Data:

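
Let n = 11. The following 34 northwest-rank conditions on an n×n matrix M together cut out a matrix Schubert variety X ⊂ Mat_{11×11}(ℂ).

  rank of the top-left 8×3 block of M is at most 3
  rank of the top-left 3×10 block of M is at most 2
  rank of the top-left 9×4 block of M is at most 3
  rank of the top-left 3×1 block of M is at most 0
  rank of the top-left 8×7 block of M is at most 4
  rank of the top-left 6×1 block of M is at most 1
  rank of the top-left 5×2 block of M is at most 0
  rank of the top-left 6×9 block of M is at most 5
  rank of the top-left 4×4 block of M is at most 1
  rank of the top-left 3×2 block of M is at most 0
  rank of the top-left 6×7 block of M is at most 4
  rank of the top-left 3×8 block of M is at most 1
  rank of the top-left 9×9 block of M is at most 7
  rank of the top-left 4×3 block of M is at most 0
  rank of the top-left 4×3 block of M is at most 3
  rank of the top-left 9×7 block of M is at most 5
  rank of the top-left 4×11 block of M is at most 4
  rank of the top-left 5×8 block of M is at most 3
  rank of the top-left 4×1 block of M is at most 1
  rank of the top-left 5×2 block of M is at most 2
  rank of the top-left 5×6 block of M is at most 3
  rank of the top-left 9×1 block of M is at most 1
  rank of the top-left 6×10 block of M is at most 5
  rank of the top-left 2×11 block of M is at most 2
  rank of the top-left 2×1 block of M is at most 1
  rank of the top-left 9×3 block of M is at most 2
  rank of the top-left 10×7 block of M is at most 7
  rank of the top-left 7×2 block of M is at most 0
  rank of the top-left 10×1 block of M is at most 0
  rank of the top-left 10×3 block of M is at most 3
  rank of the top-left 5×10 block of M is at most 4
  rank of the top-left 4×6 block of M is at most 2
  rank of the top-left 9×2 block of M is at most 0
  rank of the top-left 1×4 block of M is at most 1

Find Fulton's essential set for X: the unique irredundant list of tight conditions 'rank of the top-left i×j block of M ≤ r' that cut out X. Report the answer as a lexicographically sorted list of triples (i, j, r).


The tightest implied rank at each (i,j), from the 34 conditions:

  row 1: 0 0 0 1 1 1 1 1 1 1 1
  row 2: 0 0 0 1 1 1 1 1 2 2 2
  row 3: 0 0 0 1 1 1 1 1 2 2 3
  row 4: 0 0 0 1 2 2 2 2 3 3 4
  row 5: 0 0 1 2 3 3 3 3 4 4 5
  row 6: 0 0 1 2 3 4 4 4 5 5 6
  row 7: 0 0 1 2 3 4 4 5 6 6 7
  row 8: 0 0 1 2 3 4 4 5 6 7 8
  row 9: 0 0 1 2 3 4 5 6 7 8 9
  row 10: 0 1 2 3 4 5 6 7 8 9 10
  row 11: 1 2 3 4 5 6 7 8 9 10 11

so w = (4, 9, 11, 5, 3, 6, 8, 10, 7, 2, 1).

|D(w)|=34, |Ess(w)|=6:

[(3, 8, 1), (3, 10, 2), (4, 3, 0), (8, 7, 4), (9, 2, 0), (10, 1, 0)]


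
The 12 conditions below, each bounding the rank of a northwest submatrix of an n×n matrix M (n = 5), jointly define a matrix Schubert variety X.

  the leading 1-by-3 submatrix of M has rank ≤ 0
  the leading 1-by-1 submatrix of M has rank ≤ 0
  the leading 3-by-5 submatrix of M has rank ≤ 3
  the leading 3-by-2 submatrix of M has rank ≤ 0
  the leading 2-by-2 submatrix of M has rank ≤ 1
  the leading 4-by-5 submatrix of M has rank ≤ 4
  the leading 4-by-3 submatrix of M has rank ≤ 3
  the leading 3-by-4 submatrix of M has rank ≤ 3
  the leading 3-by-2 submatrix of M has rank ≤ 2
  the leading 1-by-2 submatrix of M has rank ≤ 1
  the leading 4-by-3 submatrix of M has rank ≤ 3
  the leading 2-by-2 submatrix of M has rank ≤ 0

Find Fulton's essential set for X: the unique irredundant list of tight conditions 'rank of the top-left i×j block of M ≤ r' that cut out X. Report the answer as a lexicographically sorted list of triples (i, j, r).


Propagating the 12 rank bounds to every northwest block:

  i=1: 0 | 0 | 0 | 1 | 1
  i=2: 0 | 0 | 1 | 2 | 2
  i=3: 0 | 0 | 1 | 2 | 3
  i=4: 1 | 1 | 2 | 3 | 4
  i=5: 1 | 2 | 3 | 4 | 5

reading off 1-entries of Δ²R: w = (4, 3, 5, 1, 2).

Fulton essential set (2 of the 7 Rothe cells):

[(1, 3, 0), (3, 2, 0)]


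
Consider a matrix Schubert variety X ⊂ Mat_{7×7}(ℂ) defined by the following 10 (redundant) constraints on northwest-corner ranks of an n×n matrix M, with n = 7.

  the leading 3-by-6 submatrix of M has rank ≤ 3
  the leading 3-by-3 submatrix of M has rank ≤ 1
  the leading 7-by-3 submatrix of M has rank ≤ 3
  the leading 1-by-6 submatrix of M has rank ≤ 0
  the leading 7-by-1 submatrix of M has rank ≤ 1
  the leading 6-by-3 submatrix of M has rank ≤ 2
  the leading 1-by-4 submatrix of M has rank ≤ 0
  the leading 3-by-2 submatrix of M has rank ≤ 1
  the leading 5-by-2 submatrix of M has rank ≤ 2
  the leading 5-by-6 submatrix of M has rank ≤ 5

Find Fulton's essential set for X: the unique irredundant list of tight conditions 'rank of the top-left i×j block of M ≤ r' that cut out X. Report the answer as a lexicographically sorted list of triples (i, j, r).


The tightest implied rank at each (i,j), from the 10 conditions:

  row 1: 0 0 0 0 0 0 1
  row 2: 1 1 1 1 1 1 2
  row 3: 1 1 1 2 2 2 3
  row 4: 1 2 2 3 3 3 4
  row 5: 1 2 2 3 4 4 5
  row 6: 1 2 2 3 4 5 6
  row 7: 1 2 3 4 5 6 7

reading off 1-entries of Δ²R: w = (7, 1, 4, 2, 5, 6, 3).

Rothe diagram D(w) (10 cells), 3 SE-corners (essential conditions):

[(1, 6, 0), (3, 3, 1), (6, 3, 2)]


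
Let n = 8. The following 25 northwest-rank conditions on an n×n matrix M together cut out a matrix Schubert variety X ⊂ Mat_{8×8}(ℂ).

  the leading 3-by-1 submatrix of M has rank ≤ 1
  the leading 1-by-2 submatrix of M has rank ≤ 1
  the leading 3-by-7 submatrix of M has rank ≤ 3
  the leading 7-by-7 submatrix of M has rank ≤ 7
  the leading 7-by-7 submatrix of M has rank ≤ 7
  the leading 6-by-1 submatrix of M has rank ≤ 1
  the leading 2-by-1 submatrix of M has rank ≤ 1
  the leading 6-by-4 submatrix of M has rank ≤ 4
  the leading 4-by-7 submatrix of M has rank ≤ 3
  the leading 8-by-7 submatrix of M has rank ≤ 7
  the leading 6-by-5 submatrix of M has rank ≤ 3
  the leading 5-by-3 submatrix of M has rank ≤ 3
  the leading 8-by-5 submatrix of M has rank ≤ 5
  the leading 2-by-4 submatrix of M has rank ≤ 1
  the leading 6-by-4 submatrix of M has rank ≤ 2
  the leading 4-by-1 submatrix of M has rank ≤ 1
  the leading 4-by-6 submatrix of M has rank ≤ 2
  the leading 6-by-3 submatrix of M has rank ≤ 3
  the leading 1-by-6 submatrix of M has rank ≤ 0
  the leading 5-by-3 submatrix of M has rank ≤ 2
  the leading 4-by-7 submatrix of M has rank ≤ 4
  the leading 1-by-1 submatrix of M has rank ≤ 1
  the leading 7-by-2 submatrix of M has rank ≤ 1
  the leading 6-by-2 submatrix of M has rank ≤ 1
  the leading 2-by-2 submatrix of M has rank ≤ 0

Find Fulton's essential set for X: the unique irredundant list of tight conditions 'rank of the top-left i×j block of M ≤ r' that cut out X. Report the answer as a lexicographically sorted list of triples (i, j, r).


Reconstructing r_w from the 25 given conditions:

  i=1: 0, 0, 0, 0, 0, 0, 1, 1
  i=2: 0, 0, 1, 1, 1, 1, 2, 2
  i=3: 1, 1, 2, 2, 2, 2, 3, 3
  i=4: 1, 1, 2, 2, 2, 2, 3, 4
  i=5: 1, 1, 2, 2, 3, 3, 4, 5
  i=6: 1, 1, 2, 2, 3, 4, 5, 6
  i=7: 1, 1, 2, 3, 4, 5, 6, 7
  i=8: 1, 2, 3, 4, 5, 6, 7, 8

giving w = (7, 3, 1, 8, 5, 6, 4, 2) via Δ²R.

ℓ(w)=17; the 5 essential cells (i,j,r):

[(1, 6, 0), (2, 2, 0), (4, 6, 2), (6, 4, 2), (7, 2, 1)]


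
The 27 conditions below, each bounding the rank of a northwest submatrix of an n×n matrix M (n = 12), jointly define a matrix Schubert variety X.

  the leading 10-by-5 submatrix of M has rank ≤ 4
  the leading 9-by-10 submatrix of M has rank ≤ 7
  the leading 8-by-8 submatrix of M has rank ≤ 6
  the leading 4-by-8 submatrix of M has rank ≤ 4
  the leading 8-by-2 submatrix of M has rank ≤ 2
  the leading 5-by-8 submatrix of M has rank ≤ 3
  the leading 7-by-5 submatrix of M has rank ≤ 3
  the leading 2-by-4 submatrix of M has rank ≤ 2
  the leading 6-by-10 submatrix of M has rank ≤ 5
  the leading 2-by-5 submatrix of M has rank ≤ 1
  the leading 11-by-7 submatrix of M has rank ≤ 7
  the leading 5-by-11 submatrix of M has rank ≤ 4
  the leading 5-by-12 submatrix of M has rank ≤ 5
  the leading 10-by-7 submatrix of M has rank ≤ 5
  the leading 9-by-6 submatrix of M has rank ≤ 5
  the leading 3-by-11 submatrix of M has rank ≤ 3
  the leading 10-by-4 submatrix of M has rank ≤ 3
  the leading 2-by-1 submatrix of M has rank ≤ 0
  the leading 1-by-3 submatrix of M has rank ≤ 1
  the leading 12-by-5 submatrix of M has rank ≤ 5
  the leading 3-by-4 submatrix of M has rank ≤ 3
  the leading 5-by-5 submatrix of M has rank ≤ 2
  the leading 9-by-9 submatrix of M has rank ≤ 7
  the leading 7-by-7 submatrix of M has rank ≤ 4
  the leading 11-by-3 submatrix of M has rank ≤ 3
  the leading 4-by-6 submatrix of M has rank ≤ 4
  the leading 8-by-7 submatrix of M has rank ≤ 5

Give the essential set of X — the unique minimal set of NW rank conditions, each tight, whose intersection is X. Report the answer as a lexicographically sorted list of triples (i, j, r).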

Directions:
Begin at the first line of the records above and quote every line verbatim through the one that contains "rank of the top-left 9×3".

Solution to the problem:
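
Let n = 11. The following 34 northwest-rank conditions on an n×n matrix M together cut out a matrix Schubert variety X ⊂ Mat_{11×11}(ℂ).

  rank of the top-left 8×3 block of M is at most 3
  rank of the top-left 3×10 block of M is at most 2
  rank of the top-left 9×4 block of M is at most 3
  rank of the top-left 3×1 block of M is at most 0
  rank of the top-left 8×7 block of M is at most 4
  rank of the top-left 6×1 block of M is at most 1
  rank of the top-left 5×2 block of M is at most 0
  rank of the top-left 6×9 block of M is at most 5
  rank of the top-left 4×4 block of M is at most 1
  rank of the top-left 3×2 block of M is at most 0
  rank of the top-left 6×7 block of M is at most 4
  rank of the top-left 3×8 block of M is at most 1
  rank of the top-left 9×9 block of M is at most 7
  rank of the top-left 4×3 block of M is at most 0
  rank of the top-left 4×3 block of M is at most 3
  rank of the top-left 9×7 block of M is at most 5
  rank of the top-left 4×11 block of M is at most 4
  rank of the top-left 5×8 block of M is at most 3
  rank of the top-left 4×1 block of M is at most 1
  rank of the top-left 5×2 block of M is at most 2
  rank of the top-left 5×6 block of M is at most 3
  rank of the top-left 9×1 block of M is at most 1
  rank of the top-left 6×10 block of M is at most 5
  rank of the top-left 2×11 block of M is at most 2
  rank of the top-left 2×1 block of M is at most 1
  rank of the top-left 9×3 block of M is at most 2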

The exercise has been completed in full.